• What this task involves:
Filter out every line below that lacks "Self", and copy the rest.

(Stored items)
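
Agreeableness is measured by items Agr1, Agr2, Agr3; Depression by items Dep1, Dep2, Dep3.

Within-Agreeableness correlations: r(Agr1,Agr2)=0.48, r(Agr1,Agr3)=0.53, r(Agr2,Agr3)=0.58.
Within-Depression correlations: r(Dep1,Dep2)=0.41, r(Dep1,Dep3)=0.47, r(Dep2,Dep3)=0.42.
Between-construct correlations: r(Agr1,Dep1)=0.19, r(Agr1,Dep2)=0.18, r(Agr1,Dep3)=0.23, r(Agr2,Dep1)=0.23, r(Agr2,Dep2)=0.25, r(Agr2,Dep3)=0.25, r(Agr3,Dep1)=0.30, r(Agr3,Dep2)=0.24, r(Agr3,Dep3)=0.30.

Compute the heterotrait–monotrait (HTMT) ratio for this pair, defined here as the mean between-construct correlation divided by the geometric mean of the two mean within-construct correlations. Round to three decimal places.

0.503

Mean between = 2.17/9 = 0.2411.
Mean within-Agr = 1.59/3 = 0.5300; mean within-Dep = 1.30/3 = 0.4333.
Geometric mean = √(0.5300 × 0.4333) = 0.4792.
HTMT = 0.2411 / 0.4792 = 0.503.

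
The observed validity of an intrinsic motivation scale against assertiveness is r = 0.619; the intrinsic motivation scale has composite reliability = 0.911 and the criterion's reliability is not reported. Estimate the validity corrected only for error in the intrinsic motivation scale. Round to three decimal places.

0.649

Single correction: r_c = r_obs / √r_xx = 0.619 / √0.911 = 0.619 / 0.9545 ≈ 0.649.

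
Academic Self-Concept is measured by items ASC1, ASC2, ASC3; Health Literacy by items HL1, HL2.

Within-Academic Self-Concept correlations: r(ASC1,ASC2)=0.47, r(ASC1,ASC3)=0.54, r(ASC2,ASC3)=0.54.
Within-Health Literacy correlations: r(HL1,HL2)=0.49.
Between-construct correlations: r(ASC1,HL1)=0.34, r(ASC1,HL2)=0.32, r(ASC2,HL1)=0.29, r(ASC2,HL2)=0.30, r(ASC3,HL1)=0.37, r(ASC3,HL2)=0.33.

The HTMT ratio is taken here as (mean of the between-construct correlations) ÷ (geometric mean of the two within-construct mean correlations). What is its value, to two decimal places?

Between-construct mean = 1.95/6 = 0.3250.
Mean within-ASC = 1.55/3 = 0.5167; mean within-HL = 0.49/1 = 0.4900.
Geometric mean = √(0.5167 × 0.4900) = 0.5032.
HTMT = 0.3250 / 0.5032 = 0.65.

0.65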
--
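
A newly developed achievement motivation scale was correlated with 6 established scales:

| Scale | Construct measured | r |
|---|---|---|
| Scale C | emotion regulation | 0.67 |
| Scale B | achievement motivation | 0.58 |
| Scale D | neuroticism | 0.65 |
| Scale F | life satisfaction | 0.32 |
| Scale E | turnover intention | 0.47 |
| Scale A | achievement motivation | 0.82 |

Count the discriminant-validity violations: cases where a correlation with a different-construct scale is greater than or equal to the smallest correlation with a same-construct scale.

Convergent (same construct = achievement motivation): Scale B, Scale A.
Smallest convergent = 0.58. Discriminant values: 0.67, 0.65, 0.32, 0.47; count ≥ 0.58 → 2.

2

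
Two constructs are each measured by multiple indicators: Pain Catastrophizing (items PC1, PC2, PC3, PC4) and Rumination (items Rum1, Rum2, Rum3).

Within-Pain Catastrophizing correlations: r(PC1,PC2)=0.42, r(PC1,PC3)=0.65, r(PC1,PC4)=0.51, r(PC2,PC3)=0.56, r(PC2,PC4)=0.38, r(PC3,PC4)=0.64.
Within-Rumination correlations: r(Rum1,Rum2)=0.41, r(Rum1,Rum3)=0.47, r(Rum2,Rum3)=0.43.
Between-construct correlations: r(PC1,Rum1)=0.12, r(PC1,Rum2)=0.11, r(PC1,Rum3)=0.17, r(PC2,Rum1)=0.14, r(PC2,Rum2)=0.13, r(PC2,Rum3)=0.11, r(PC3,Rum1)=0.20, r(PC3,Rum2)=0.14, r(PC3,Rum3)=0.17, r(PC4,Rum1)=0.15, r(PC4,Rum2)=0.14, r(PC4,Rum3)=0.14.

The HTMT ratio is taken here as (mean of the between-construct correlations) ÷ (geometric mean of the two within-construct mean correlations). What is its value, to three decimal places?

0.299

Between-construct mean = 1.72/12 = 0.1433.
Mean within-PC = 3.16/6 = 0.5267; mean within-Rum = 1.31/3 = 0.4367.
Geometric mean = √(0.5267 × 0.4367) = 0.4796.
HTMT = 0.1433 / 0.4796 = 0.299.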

• Output for this task:
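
Academic Self-Concept is measured by items ASC1, ASC2, ASC3; Health Literacy by items HL1, HL2.
Within-Academic Self-Concept correlations: r(ASC1,ASC2)=0.47, r(ASC1,ASC3)=0.54, r(ASC2,ASC3)=0.54.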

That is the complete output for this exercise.